Copy each entry exactly, leaving nothing out.

Collected data:
== Segment start ==

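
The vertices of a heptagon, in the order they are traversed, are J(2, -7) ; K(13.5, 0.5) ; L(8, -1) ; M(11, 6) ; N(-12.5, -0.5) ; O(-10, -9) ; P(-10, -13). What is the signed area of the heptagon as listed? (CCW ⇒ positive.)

225

Apply Gauss's area formula: 2A = Σ (x_i·y_{i+1} − x_{i+1}·y_i), indices taken mod 7.
Cross-terms: 95.5, -17.5, 59, 69.5, 107.5, 40, 96  ⇒  Σ = 450
Signed area = Σ/2 = 225 (positive ⇒ counter-clockwise traversal).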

== Segment end ==

● **Exercise answer**
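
The vertices of a heptagon, in the order they are traversed, are J(2, -7) ; K(13.5, 0.5) ; L(8, -1) ; M(11, 6) ; N(-12.5, -0.5) ; O(-10, -9) ; P(-10, -13). What is the signed area of the heptagon as listed? (CCW ⇒ positive.)

225

Apply Gauss's area formula: 2A = Σ (x_i·y_{i+1} − x_{i+1}·y_i), indices taken mod 7.
Cross-terms: 95.5, -17.5, 59, 69.5, 107.5, 40, 96  ⇒  Σ = 450
Signed area = Σ/2 = 225 (positive ⇒ counter-clockwise traversal).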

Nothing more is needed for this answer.